Your answer should be the records, restated word for word.

**Extracted data entries**

········

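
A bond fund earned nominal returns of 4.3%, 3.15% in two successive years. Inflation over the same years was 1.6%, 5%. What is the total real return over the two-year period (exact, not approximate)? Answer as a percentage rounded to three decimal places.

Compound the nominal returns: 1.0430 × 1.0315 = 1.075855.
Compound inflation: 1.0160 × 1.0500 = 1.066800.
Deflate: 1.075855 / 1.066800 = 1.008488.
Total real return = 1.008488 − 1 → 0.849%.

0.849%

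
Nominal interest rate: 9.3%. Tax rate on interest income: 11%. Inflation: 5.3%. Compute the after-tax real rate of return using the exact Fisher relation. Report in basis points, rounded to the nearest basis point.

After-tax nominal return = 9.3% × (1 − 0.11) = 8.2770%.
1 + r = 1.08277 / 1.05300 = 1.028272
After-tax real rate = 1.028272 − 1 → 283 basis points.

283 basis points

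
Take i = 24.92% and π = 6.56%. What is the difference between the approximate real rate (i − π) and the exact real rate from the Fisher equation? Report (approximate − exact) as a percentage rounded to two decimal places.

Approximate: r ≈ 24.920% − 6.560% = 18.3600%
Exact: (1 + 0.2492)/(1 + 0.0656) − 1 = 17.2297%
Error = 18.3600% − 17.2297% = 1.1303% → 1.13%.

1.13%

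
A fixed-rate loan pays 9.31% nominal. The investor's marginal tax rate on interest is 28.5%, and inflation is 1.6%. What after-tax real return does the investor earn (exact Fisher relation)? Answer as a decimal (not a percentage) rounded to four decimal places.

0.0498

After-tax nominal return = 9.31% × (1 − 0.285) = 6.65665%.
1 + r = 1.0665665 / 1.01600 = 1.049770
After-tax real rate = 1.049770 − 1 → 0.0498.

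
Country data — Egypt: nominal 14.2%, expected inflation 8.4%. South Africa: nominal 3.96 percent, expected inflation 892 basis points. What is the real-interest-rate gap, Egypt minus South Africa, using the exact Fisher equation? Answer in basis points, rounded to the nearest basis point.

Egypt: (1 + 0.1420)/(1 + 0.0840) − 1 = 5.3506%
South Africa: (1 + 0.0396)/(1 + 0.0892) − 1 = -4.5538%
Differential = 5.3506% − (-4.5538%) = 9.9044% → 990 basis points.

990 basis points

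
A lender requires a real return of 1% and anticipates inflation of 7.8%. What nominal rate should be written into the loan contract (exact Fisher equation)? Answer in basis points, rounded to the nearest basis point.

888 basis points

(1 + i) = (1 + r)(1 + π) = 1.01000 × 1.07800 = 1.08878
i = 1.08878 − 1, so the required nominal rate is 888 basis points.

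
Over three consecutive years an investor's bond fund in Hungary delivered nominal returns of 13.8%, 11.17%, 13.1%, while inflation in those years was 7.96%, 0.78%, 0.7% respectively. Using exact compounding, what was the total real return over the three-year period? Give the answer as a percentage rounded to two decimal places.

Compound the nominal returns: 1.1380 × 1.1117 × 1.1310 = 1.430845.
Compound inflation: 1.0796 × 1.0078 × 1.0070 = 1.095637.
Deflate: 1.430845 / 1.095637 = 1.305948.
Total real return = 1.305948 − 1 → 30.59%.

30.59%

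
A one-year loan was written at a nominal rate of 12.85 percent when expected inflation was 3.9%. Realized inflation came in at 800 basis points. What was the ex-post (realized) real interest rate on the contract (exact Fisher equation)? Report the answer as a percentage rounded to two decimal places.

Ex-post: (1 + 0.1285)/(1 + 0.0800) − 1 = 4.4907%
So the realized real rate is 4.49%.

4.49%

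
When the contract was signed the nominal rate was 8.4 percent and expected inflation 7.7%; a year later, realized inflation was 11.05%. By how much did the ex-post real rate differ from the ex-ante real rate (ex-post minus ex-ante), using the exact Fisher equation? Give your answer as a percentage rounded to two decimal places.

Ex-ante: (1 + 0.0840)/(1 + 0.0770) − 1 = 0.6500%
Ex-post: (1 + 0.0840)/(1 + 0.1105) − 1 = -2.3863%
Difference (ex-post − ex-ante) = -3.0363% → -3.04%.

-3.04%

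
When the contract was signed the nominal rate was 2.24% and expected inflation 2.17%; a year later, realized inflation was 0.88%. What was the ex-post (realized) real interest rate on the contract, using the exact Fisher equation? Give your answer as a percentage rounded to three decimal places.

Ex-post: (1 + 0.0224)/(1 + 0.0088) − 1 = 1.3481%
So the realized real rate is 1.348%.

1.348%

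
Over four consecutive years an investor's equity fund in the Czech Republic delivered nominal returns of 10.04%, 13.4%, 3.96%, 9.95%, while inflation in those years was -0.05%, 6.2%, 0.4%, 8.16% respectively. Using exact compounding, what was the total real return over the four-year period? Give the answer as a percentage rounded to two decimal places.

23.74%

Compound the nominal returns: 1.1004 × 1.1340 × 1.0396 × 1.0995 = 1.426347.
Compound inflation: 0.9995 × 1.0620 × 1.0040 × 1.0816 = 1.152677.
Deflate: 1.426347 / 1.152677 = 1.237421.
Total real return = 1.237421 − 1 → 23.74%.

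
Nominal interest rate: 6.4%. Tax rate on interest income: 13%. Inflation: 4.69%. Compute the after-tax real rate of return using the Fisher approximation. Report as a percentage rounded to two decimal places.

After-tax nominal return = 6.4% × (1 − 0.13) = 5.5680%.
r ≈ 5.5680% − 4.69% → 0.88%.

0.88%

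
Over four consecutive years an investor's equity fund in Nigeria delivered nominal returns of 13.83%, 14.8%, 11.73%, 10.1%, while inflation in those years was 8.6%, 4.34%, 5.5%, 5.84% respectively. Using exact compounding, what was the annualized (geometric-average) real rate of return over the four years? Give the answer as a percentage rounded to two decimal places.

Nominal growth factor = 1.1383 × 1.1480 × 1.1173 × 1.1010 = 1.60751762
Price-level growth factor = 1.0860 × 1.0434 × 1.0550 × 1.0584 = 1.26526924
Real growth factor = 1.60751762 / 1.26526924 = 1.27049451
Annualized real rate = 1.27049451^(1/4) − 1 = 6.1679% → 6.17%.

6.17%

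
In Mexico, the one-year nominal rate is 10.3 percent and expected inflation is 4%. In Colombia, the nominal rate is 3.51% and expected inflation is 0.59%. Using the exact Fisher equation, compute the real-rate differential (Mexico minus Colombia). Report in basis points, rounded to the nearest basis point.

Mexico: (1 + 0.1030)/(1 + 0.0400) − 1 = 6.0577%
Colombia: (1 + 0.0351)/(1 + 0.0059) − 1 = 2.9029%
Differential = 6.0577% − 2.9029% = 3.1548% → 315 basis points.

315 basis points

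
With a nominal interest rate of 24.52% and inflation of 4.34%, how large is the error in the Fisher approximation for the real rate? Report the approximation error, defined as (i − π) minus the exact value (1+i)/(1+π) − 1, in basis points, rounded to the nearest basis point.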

········

**EXERCISE OUTPUT**
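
A bond fund earned nominal returns of 4.3%, 3.15% in two successive years. Inflation over the same years was 1.6%, 5%. What is the total real return over the two-year period (exact, not approximate)? Answer as a percentage rounded to three decimal places.

Compound the nominal returns: 1.0430 × 1.0315 = 1.075855.
Compound inflation: 1.0160 × 1.0500 = 1.066800.
Deflate: 1.075855 / 1.066800 = 1.008488.
Total real return = 1.008488 − 1 → 0.849%.

0.849%

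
Nominal interest rate: 9.3%. Tax rate on interest income: 11%. Inflation: 5.3%. Compute the after-tax real rate of return using the exact Fisher relation. Report in basis points, rounded to the nearest basis point.

After-tax nominal return = 9.3% × (1 − 0.11) = 8.2770%.
1 + r = 1.08277 / 1.05300 = 1.028272
After-tax real rate = 1.028272 − 1 → 283 basis points.

283 basis points

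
Take i = 24.92% and π = 6.56%. What is the difference between the approximate real rate (i − π) and the exact real rate from the Fisher equation? Report (approximate − exact) as a percentage rounded to two decimal places.

Approximate: r ≈ 24.920% − 6.560% = 18.3600%
Exact: (1 + 0.2492)/(1 + 0.0656) − 1 = 17.2297%
Error = 18.3600% − 17.2297% = 1.1303% → 1.13%.

1.13%

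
A fixed-rate loan pays 9.31% nominal. The investor's marginal tax rate on interest is 28.5%, and inflation is 1.6%. What after-tax real return does the investor earn (exact Fisher relation)? Answer as a decimal (not a percentage) rounded to four decimal places.

0.0498

After-tax nominal return = 9.31% × (1 − 0.285) = 6.65665%.
1 + r = 1.0665665 / 1.01600 = 1.049770
After-tax real rate = 1.049770 − 1 → 0.0498.

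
Country data — Egypt: nominal 14.2%, expected inflation 8.4%. South Africa: nominal 3.96 percent, expected inflation 892 basis points. What is the real-interest-rate gap, Egypt minus South Africa, using the exact Fisher equation? Answer in basis points, rounded to the nearest basis point.

Egypt: (1 + 0.1420)/(1 + 0.0840) − 1 = 5.3506%
South Africa: (1 + 0.0396)/(1 + 0.0892) − 1 = -4.5538%
Differential = 5.3506% − (-4.5538%) = 9.9044% → 990 basis points.

990 basis points

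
A lender requires a real return of 1% and anticipates inflation of 7.8%. What nominal rate should be written into the loan contract (exact Fisher equation)? Answer in basis points, rounded to the nearest basis point.

888 basis points

(1 + i) = (1 + r)(1 + π) = 1.01000 × 1.07800 = 1.08878
i = 1.08878 − 1, so the required nominal rate is 888 basis points.

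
Over three consecutive years an investor's bond fund in Hungary delivered nominal returns of 13.8%, 11.17%, 13.1%, while inflation in those years was 7.96%, 0.78%, 0.7% respectively. Using exact compounding, what was the total real return over the three-year period? Give the answer as a percentage rounded to two decimal places.

Compound the nominal returns: 1.1380 × 1.1117 × 1.1310 = 1.430845.
Compound inflation: 1.0796 × 1.0078 × 1.0070 = 1.095637.
Deflate: 1.430845 / 1.095637 = 1.305948.
Total real return = 1.305948 − 1 → 30.59%.

30.59%

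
A one-year loan was written at a nominal rate of 12.85 percent when expected inflation was 3.9%. Realized inflation came in at 800 basis points. What was the ex-post (realized) real interest rate on the contract (exact Fisher equation)? Report the answer as a percentage rounded to two decimal places.

Ex-post: (1 + 0.1285)/(1 + 0.0800) − 1 = 4.4907%
So the realized real rate is 4.49%.

4.49%

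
When the contract was signed the nominal rate was 8.4 percent and expected inflation 7.7%; a year later, realized inflation was 11.05%. By how much did the ex-post real rate differ from the ex-ante real rate (ex-post minus ex-ante), using the exact Fisher equation? Give your answer as a percentage rounded to two decimal places.

Ex-ante: (1 + 0.0840)/(1 + 0.0770) − 1 = 0.6500%
Ex-post: (1 + 0.0840)/(1 + 0.1105) − 1 = -2.3863%
Difference (ex-post − ex-ante) = -3.0363% → -3.04%.

-3.04%

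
When the contract was signed the nominal rate was 2.24% and expected inflation 2.17%; a year later, realized inflation was 0.88%. What was the ex-post (realized) real interest rate on the contract, using the exact Fisher equation? Give your answer as a percentage rounded to three decimal places.

Ex-post: (1 + 0.0224)/(1 + 0.0088) − 1 = 1.3481%
So the realized real rate is 1.348%.

1.348%

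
Over four consecutive years an investor's equity fund in the Czech Republic delivered nominal returns of 10.04%, 13.4%, 3.96%, 9.95%, while inflation in those years was -0.05%, 6.2%, 0.4%, 8.16% respectively. Using exact compounding, what was the total real return over the four-year period? Give the answer as a percentage rounded to two decimal places.

23.74%

Compound the nominal returns: 1.1004 × 1.1340 × 1.0396 × 1.0995 = 1.426347.
Compound inflation: 0.9995 × 1.0620 × 1.0040 × 1.0816 = 1.152677.
Deflate: 1.426347 / 1.152677 = 1.237421.
Total real return = 1.237421 − 1 → 23.74%.

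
Nominal interest rate: 6.4%. Tax rate on interest income: 13%. Inflation: 4.69%. Compute the after-tax real rate of return using the Fisher approximation. Report as a percentage rounded to two decimal places.

After-tax nominal return = 6.4% × (1 − 0.13) = 5.5680%.
r ≈ 5.5680% − 4.69% → 0.88%.

0.88%

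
Over four consecutive years an investor's equity fund in Nigeria delivered nominal returns of 13.83%, 14.8%, 11.73%, 10.1%, while inflation in those years was 8.6%, 4.34%, 5.5%, 5.84% respectively. Using exact compounding, what was the annualized (geometric-average) real rate of return over the four years? Give the answer as a percentage rounded to two decimal places.

Nominal growth factor = 1.1383 × 1.1480 × 1.1173 × 1.1010 = 1.60751762
Price-level growth factor = 1.0860 × 1.0434 × 1.0550 × 1.0584 = 1.26526924
Real growth factor = 1.60751762 / 1.26526924 = 1.27049451
Annualized real rate = 1.27049451^(1/4) − 1 = 6.1679% → 6.17%.

6.17%

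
In Mexico, the one-year nominal rate is 10.3 percent and expected inflation is 4%. In Colombia, the nominal rate is 3.51% and expected inflation is 0.59%. Using the exact Fisher equation, compute the real-rate differential (Mexico minus Colombia). Report in basis points, rounded to the nearest basis point.

Mexico: (1 + 0.1030)/(1 + 0.0400) − 1 = 6.0577%
Colombia: (1 + 0.0351)/(1 + 0.0059) − 1 = 2.9029%
Differential = 6.0577% − 2.9029% = 3.1548% → 315 basis points.

315 basis points

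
With a nominal interest rate of 24.52% and inflation of 4.34%, how large is the error in the Fisher approximation for the real rate? Report the approximation error, defined as (i − π) minus the exact value (1+i)/(1+π) − 1, in basis points, rounded to the nearest basis point.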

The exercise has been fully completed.